> [Exercise]: From the first line to the last, output the entries exactly.
*** Extracted records ***
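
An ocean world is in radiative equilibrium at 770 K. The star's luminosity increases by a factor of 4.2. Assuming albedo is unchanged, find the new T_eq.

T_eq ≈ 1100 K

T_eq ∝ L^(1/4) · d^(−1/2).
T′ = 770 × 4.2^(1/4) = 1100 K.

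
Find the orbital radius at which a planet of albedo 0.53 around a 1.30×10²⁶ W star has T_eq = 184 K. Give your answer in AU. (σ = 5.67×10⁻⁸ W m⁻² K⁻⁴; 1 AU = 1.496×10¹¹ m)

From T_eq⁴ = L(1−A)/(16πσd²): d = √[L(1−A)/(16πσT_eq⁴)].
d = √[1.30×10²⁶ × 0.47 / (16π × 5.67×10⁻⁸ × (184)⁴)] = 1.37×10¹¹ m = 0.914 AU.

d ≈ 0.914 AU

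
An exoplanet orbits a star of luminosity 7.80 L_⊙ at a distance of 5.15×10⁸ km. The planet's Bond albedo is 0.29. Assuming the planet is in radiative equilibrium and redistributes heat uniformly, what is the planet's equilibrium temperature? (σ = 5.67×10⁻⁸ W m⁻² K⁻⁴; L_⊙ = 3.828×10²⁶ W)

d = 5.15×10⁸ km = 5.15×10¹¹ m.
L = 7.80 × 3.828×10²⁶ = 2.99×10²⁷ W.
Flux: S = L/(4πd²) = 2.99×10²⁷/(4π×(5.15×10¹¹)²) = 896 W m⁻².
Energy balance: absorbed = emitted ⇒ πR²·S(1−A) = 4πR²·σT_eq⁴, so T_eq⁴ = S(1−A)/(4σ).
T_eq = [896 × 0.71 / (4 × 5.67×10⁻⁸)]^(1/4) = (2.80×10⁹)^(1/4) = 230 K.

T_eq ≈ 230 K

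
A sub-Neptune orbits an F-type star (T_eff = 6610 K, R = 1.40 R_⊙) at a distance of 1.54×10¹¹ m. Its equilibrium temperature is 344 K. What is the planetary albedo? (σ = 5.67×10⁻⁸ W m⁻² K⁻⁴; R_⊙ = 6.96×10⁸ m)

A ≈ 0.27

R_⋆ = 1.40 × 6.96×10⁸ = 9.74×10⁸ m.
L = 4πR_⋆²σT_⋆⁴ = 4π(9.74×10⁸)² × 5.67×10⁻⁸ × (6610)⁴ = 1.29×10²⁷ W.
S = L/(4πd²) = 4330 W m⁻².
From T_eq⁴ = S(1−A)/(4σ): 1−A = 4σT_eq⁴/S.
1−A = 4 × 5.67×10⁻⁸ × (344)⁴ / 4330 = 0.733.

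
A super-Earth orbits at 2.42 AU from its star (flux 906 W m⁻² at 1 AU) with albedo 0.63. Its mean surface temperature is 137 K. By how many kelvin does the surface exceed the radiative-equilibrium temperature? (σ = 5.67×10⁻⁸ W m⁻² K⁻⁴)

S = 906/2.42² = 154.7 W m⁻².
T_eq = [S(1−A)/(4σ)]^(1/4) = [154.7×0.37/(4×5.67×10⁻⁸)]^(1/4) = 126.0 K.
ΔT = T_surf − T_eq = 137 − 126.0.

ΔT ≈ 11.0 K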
*** End of Extracted records ***
> [Solution to the exercise]:
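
An ocean world is in radiative equilibrium at 770 K. The star's luminosity increases by a factor of 4.2. Assuming albedo is unchanged, find the new T_eq.

T_eq ≈ 1100 K

T_eq ∝ L^(1/4) · d^(−1/2).
T′ = 770 × 4.2^(1/4) = 1100 K.

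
Find the orbital radius at which a planet of albedo 0.53 around a 1.30×10²⁶ W star has T_eq = 184 K. Give your answer in AU. (σ = 5.67×10⁻⁸ W m⁻² K⁻⁴; 1 AU = 1.496×10¹¹ m)

From T_eq⁴ = L(1−A)/(16πσd²): d = √[L(1−A)/(16πσT_eq⁴)].
d = √[1.30×10²⁶ × 0.47 / (16π × 5.67×10⁻⁸ × (184)⁴)] = 1.37×10¹¹ m = 0.914 AU.

d ≈ 0.914 AU

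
An exoplanet orbits a star of luminosity 7.80 L_⊙ at a distance of 5.15×10⁸ km. The planet's Bond albedo is 0.29. Assuming the planet is in radiative equilibrium and redistributes heat uniformly, what is the planet's equilibrium temperature? (σ = 5.67×10⁻⁸ W m⁻² K⁻⁴; L_⊙ = 3.828×10²⁶ W)

d = 5.15×10⁸ km = 5.15×10¹¹ m.
L = 7.80 × 3.828×10²⁶ = 2.99×10²⁷ W.
Flux: S = L/(4πd²) = 2.99×10²⁷/(4π×(5.15×10¹¹)²) = 896 W m⁻².
Energy balance: absorbed = emitted ⇒ πR²·S(1−A) = 4πR²·σT_eq⁴, so T_eq⁴ = S(1−A)/(4σ).
T_eq = [896 × 0.71 / (4 × 5.67×10⁻⁸)]^(1/4) = (2.80×10⁹)^(1/4) = 230 K.

T_eq ≈ 230 K

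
A sub-Neptune orbits an F-type star (T_eff = 6610 K, R = 1.40 R_⊙) at a distance of 1.54×10¹¹ m. Its equilibrium temperature is 344 K. What is the planetary albedo? (σ = 5.67×10⁻⁸ W m⁻² K⁻⁴; R_⊙ = 6.96×10⁸ m)

A ≈ 0.27

R_⋆ = 1.40 × 6.96×10⁸ = 9.74×10⁸ m.
L = 4πR_⋆²σT_⋆⁴ = 4π(9.74×10⁸)² × 5.67×10⁻⁸ × (6610)⁴ = 1.29×10²⁷ W.
S = L/(4πd²) = 4330 W m⁻².
From T_eq⁴ = S(1−A)/(4σ): 1−A = 4σT_eq⁴/S.
1−A = 4 × 5.67×10⁻⁸ × (344)⁴ / 4330 = 0.733.

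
A super-Earth orbits at 2.42 AU from its star (flux 906 W m⁻² at 1 AU) with albedo 0.63. Its mean surface temperature is 137 K. By how many kelvin does the surface exceed the radiative-equilibrium temperature? (σ = 5.67×10⁻⁸ W m⁻² K⁻⁴)

S = 906/2.42² = 154.7 W m⁻².
T_eq = [S(1−A)/(4σ)]^(1/4) = [154.7×0.37/(4×5.67×10⁻⁸)]^(1/4) = 126.0 K.
ΔT = T_surf − T_eq = 137 − 126.0.

ΔT ≈ 11.0 K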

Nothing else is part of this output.